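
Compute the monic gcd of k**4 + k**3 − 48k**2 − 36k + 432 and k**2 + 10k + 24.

k**2 + 10k + 24

Apply the Euclidean algorithm:
  k**4 + k**3 − 48k**2 − 36k + 432 = (k**2 − 9k + 18)(k**2 + 10k + 24) + (0)
The last nonzero remainder k**2 + 10k + 24 is already monic.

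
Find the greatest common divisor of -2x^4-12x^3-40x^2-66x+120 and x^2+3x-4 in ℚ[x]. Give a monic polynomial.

Apply the Euclidean algorithm:
  -2x^4-12x^3-40x^2-66x+120 = (-2x^2-6x-30)(x^2+3x-4) + (0)
The last nonzero remainder x^2+3x-4 is already monic.

x^2+3x-4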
* * * * * * *
→ WHAT YOU WILL DO
Repeat all of the records verbatim, leaving nothing out.

→ EXERCISE RESPONSE
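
Compute the monic gcd of k**4 + k**3 − 48k**2 − 36k + 432 and k**2 + 10k + 24.

k**2 + 10k + 24

Apply the Euclidean algorithm:
  k**4 + k**3 − 48k**2 − 36k + 432 = (k**2 − 9k + 18)(k**2 + 10k + 24) + (0)
The last nonzero remainder k**2 + 10k + 24 is already monic.

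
Find the greatest common divisor of -2x^4-12x^3-40x^2-66x+120 and x^2+3x-4 in ℚ[x]. Give a monic polynomial.

Apply the Euclidean algorithm:
  -2x^4-12x^3-40x^2-66x+120 = (-2x^2-6x-30)(x^2+3x-4) + (0)
The last nonzero remainder x^2+3x-4 is already monic.

x^2+3x-4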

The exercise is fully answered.